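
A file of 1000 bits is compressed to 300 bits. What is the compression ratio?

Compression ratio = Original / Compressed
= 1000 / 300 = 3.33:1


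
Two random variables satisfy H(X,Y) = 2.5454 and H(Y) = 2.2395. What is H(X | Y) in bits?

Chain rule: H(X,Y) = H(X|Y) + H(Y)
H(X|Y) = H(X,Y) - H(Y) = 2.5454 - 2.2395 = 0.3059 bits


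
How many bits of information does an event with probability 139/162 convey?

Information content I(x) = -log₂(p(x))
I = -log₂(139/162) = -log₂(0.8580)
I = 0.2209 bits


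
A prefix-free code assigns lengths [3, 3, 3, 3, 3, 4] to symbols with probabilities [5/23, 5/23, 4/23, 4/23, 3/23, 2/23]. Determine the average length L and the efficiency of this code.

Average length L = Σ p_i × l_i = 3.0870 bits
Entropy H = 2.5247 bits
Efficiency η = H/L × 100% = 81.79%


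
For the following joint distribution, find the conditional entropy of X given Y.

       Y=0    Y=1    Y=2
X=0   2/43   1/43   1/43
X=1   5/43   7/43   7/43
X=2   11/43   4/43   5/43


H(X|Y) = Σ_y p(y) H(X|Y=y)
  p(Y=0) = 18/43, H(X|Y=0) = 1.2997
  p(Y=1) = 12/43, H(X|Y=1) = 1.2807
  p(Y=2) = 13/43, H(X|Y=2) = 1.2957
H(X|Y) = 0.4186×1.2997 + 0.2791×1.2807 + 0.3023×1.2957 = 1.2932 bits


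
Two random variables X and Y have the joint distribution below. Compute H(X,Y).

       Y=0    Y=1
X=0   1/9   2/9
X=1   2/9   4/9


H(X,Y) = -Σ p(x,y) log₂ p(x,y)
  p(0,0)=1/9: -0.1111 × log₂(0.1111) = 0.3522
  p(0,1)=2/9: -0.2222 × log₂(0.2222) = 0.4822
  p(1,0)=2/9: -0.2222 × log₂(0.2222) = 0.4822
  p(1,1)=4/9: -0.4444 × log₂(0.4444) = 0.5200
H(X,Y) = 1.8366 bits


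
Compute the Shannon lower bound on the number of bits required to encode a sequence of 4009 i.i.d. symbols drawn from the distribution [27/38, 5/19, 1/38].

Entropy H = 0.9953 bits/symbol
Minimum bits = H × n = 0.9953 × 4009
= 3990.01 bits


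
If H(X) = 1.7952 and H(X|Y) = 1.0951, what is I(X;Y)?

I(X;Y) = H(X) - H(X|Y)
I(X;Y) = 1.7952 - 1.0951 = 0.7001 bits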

☆ ☆ ☆ ☆ ☆ ☆ ☆

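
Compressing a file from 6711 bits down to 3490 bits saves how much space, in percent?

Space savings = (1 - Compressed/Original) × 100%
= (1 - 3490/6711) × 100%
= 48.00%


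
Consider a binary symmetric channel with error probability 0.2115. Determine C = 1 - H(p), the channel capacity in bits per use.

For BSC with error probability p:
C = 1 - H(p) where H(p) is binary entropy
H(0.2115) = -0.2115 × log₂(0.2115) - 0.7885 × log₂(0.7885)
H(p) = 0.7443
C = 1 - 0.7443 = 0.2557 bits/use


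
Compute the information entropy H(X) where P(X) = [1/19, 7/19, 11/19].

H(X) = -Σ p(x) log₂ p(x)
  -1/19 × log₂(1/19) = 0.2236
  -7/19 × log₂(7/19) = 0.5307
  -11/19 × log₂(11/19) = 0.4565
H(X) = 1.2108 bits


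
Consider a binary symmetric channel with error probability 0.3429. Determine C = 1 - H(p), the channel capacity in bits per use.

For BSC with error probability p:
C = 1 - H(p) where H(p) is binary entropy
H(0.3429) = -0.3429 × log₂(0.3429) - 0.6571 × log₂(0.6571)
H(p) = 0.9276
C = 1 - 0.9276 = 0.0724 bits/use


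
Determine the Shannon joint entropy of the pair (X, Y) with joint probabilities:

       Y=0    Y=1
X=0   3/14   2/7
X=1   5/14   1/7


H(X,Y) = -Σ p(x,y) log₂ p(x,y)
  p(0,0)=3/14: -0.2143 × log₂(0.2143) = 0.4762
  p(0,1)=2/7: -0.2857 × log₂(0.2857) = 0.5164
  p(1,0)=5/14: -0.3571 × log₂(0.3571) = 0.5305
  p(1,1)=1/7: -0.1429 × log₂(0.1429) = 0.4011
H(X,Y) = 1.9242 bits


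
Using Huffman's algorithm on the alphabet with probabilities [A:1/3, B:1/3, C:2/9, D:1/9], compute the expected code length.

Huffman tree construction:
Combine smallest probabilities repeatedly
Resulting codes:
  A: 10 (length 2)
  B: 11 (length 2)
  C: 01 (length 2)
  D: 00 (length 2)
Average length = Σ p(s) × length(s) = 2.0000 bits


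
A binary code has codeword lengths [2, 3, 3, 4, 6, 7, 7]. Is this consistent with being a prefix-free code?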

☆ ☆ ☆ ☆ ☆ ☆ ☆

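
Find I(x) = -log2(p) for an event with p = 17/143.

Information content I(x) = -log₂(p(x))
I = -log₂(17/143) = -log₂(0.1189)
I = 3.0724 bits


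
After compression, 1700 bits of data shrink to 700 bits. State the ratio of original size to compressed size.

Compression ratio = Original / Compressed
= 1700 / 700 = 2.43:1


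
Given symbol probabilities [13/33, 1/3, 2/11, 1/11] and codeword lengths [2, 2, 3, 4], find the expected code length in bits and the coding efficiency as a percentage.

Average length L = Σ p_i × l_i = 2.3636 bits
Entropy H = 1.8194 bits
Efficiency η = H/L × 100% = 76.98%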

☆ ☆ ☆ ☆ ☆ ☆ ☆

DIRECTIONS:
Look over the listing. Pull out every line with the string "joint" in it.

WORKED SOLUTION:
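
For the following joint distribution, find the conditional entropy of X given Y.
Two random variables X and Y have the joint distribution below. Compute H(X,Y).
Determine the Shannon joint entropy of the pair (X, Y) with joint probabilities: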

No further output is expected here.